◆ Task item ◆
Copy the records below word for word. Stop after the line that contains "Compute tr rho(w) for the word w = a b^-3".

◆ Collected data entries ◆
════════════════════

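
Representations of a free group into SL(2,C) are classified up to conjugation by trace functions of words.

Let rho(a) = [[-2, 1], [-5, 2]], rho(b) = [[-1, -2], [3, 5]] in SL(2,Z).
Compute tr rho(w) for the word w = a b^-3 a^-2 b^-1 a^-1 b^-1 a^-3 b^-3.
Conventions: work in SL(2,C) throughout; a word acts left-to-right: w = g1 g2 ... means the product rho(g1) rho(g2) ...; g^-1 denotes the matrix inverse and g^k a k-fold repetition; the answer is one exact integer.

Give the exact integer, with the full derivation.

-13105400

rho(a) = [[-2, 1], [-5, 2]]
... * rho(b^-1) = [[5, 2], [-3, -1]]  ->  [[-13, -5], [-31, -12]]
... * rho(b^-1) = [[5, 2], [-3, -1]]  ->  [[-50, -21], [-119, -50]]
... * rho(b^-1) = [[5, 2], [-3, -1]]  ->  [[-187, -79], [-445, -188]]
... * rho(a^-1) = [[2, -1], [5, -2]]  ->  [[-769, 345], [-1830, 821]]
... * rho(a^-1) = [[2, -1], [5, -2]]  ->  [[187, 79], [445, 188]]
... * rho(b^-1) = [[5, 2], [-3, -1]]  ->  [[698, 295], [1661, 702]]
... * rho(a^-1) = [[2, -1], [5, -2]]  ->  [[2871, -1288], [6832, -3065]]
... * rho(b^-1) = [[5, 2], [-3, -1]]  ->  [[18219, 7030], [43355, 16729]]
... * rho(a^-1) = [[2, -1], [5, -2]]  ->  [[71588, -32279], [170355, -76813]]
... * rho(a^-1) = [[2, -1], [5, -2]]  ->  [[-18219, -7030], [-43355, -16729]]
... * rho(a^-1) = [[2, -1], [5, -2]]  ->  [[-71588, 32279], [-170355, 76813]]
... * rho(b^-1) = [[5, 2], [-3, -1]]  ->  [[-454777, -175455], [-1082214, -417523]]
... * rho(b^-1) = [[5, 2], [-3, -1]]  ->  [[-1747520, -734099], [-4158501, -1746905]]
... * rho(b^-1) = [[5, 2], [-3, -1]]  ->  [[-6535303, -2760941], [-15551790, -6570097]]
tr = -6535303 + -6570097 = -13105400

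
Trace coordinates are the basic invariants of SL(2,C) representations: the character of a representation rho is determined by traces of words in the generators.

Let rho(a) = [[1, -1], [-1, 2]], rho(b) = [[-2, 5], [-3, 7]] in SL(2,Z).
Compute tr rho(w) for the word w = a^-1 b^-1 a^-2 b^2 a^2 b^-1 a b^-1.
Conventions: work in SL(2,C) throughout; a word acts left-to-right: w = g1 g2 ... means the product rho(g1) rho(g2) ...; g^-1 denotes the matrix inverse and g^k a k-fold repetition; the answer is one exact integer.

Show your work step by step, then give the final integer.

rho(a^-1) = [[2, 1], [1, 1]]
... * rho(b^-1) = [[7, -5], [3, -2]]  ->  [[17, -12], [10, -7]]
... * rho(a^-1) = [[2, 1], [1, 1]]  ->  [[22, 5], [13, 3]]
... * rho(a^-1) = [[2, 1], [1, 1]]  ->  [[49, 27], [29, 16]]
... * rho(b) = [[-2, 5], [-3, 7]]  ->  [[-179, 434], [-106, 257]]
... * rho(b) = [[-2, 5], [-3, 7]]  ->  [[-944, 2143], [-559, 1269]]
... * rho(a) = [[1, -1], [-1, 2]]  ->  [[-3087, 5230], [-1828, 3097]]
... * rho(a) = [[1, -1], [-1, 2]]  ->  [[-8317, 13547], [-4925, 8022]]
... * rho(b^-1) = [[7, -5], [3, -2]]  ->  [[-17578, 14491], [-10409, 8581]]
... * rho(a) = [[1, -1], [-1, 2]]  ->  [[-32069, 46560], [-18990, 27571]]
... * rho(b^-1) = [[7, -5], [3, -2]]  ->  [[-84803, 67225], [-50217, 39808]]
tr = -84803 + 39808 = -44995

-44995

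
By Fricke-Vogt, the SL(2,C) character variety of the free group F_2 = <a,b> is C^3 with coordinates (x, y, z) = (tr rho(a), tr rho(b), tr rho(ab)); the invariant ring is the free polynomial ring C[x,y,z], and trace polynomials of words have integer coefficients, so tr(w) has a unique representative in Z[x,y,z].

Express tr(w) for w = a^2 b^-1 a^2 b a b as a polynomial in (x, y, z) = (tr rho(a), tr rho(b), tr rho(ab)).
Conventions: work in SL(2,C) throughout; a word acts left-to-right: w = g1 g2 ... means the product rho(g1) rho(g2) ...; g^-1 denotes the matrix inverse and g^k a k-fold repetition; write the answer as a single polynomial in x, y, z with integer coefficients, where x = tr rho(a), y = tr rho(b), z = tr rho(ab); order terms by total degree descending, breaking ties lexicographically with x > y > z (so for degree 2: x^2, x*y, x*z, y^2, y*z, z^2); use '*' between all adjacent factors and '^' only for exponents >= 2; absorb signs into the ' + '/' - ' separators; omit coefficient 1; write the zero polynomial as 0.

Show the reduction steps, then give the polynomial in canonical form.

trace(b a b a) = trace(a b) trace(a b) - trace(1)   [split at repeated a] = z^2 - 2
trace(b a b) = trace(b) trace(a b) - trace(a) = y*z - x
trace(a b a b a) = trace(a) trace(b a b a) - trace(b a b) = x*z^2 - y*z - x
trace(a^2 b a b a) = trace(a) trace(a b a b a) - trace(a b a b) = x^2*z^2 - x*y*z - x^2 - z^2 + 2
trace(a^2 b a b a^2) = trace(a) trace(a^2 b a b a) - trace(a^2 b a b) = x^3*z^2 - x^2*y*z - x^3 - 2*x*z^2 + y*z + 3*x
trace(b a b a b a) = trace(a b a b) trace(a b) - trace(b a)   [split at repeated a] = z^3 - 3*z
trace(a b a) = trace(a) trace(b a) - trace(b) = x*z - y
trace(b a b a b) = trace(b) trace(a b a b) - trace(a b a) = y*z^2 - x*z - y
trace(b a^2 b a b a) = trace(a) trace(b a b a b a) - trace(b a b a b) = x*z^3 - y*z^2 - 2*x*z + y
trace(a^2 b a) = trace(a) trace(b a^2) - trace(b a) = x^2*z - x*y - z
trace(b a^2 b a b) = trace(b) trace(a^2 b a b) - trace(a^2 b a) = x*y*z^2 - x^2*z - y^2*z + z
trace(a^2 b a b a^2 b) = trace(a) trace(b a^2 b a b a) - trace(b a^2 b a b) = x^2*z^3 - 2*x*y*z^2 - x^2*z + y^2*z + x*y - z
trace(a^2 b^-1 a^2 b a b) = trace(a^2 b a b a^2) trace(b) - trace(a^2 b a b a^2 b) = x^3*y*z^2 - x^2*y^2*z - x^2*z^3 - x^3*y + x^2*z + 2*x*y + z

x^3*y*z^2 - x^2*y^2*z - x^2*z^3 - x^3*y + x^2*z + 2*x*y + z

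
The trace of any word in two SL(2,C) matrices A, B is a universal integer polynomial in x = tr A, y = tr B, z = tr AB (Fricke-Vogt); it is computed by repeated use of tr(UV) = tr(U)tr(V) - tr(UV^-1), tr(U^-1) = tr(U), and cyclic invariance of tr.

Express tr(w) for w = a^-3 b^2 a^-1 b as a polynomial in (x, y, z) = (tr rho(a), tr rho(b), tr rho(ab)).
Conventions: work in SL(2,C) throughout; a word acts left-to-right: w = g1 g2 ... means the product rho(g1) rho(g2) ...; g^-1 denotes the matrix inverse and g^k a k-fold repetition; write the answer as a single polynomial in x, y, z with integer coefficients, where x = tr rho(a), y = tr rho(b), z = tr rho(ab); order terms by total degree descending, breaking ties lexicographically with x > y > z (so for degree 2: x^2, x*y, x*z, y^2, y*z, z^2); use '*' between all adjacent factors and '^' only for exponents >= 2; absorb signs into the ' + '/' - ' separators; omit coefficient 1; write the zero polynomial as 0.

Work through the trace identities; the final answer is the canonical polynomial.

and trace(b^2) = trace(b) * trace(b) - trace(1) = y^2 - 2
and trace(b^3) = trace(b) * trace(b^2) - trace(b) = y^3 - 3*y
trace(a b^2) = trace(b) * trace(a b) - trace(a) = y*z - x
next, trace(b^3 a) = trace(b) * trace(a b^2) - trace(a b) = y^2*z - x*y - z
trace(b^2 a^-1 b) = trace(b^3) * trace(a) - trace(b^3 a) = x*y^3 - y^2*z - 2*x*y + z
and trace(a b a b) = trace(b a) * trace(b a) - trace(1)   [split at repeated b] = z^2 - 2
next, trace(a b a) = trace(a) * trace(b a) - trace(b) = x*z - y
and trace(b a b^2 a) = trace(b) * trace(a b a b) - trace(a b a) = y*z^2 - x*z - y
next, trace(b^2 a^-1 b a) = trace(b a b^2) * trace(a) - trace(b a b^2 a) = x*y^2*z - x^2*y - y*z^2 + y
next, trace(a^-1 b^2 a^-1 b) = trace(b^2 a^-1 b) * trace(a) - trace(b^2 a^-1 b a) = x^2*y^3 - 2*x*y^2*z - x^2*y + y*z^2 + x*z - y
next, trace(a^-1 b^2 a^-1 b a^-1) = trace(a^-1 b^2 a^-1 b) * trace(a) - trace(a^-1 b^2 a^-1 b a) = x^3*y^3 - 2*x^2*y^2*z - x^3*y - x*y^3 + x*y*z^2 + x^2*z + y^2*z + x*y - z
trace(a^-3 b^2 a^-1 b) = trace(a^-1 b^2 a^-1 b a^-1) * trace(a) - trace(a^-1 b^2 a^-1 b) = x^4*y^3 - 2*x^3*y^2*z - x^4*y - 2*x^2*y^3 + x^2*y*z^2 + x^3*z + 3*x*y^2*z + 2*x^2*y - y*z^2 - 2*x*z + y

x^4*y^3 - 2*x^3*y^2*z - x^4*y - 2*x^2*y^3 + x^2*y*z^2 + x^3*z + 3*x*y^2*z + 2*x^2*y - y*z^2 - 2*x*z + y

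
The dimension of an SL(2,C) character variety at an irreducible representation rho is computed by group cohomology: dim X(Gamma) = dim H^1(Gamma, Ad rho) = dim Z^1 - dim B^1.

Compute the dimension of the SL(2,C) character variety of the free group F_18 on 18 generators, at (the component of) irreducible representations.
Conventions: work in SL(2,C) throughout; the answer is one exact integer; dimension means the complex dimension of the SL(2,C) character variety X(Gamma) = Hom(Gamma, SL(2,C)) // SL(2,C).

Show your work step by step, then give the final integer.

51

The free group F_18: 18 generators, no relators.
A cocycle picks one sl_2 vector per generator freely, giving dim Z^1 = 3*18 = 54.
Irreducibility makes the coboundary map sl_2 -> Z^1 injective (trivial centralizer), so dim B^1 = 3.
dim X = dim H^1 = dim Z^1 - dim B^1 = 54 - 3 = 51.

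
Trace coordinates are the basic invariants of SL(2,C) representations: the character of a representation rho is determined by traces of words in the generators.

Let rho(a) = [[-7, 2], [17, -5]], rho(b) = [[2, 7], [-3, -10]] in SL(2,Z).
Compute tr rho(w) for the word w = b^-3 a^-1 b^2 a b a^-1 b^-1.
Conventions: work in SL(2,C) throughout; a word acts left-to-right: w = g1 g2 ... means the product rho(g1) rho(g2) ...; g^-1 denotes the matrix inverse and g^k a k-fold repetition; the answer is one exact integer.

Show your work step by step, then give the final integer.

-4740575435

rho(b^-1) = [[-10, -7], [3, 2]]
... * rho(b^-1) = [[-10, -7], [3, 2]]  ->  [[79, 56], [-24, -17]]
... * rho(b^-1) = [[-10, -7], [3, 2]]  ->  [[-622, -441], [189, 134]]
... * rho(a^-1) = [[-5, -2], [-17, -7]]  ->  [[10607, 4331], [-3223, -1316]]
... * rho(b) = [[2, 7], [-3, -10]]  ->  [[8221, 30939], [-2498, -9401]]
... * rho(b) = [[2, 7], [-3, -10]]  ->  [[-76375, -251843], [23207, 76524]]
... * rho(a) = [[-7, 2], [17, -5]]  ->  [[-3746706, 1106465], [1138459, -336206]]
... * rho(b) = [[2, 7], [-3, -10]]  ->  [[-10812807, -37291592], [3285536, 11331273]]
... * rho(a^-1) = [[-5, -2], [-17, -7]]  ->  [[688021099, 282666758], [-209059321, -85889983]]
... * rho(b^-1) = [[-10, -7], [3, 2]]  ->  [[-6032210716, -4250814177], [1832923261, 1291635281]]
tr = -6032210716 + 1291635281 = -4740575435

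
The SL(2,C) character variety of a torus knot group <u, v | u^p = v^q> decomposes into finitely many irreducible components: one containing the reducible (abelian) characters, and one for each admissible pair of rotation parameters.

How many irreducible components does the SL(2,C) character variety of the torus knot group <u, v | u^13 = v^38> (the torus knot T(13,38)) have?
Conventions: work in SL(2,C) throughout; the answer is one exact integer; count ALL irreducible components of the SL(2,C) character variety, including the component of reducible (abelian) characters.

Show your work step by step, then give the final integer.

Gamma = < u, v | u^13 = v^38 > (torus knot T(13,38)); the central element u^13 = v^38 acts as +I or -I in any irreducible SL(2,C) representation.
This locks tr(u) to 2*cos(pi*alpha/13), alpha in 1..12, and tr(v) to 2*cos(pi*beta/38), beta in 1..37, on each component of irreducible characters.
u^13 = (-1)^alpha I and v^38 = (-1)^beta I must agree, so alpha and beta have equal parity.
Enumerate parity-matched pairs: 6*19 odd-odd plus 6*18 even-even gives 222.
Total: 222 irreducible-character components + 1 reducible (abelian) component = 223.

223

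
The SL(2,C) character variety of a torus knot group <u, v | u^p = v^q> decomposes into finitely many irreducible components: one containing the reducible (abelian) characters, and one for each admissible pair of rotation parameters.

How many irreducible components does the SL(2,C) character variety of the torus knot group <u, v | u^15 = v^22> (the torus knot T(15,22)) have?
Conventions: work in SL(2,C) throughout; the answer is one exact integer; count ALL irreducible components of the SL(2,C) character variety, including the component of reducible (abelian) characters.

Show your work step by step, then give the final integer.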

════════════════════

◆ Your solution ◆
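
Representations of a free group into SL(2,C) are classified up to conjugation by trace functions of words.

Let rho(a) = [[-2, 1], [-5, 2]], rho(b) = [[-1, -2], [3, 5]] in SL(2,Z).
Compute tr rho(w) for the word w = a b^-3 a^-2 b^-1 a^-1 b^-1 a^-3 b^-3.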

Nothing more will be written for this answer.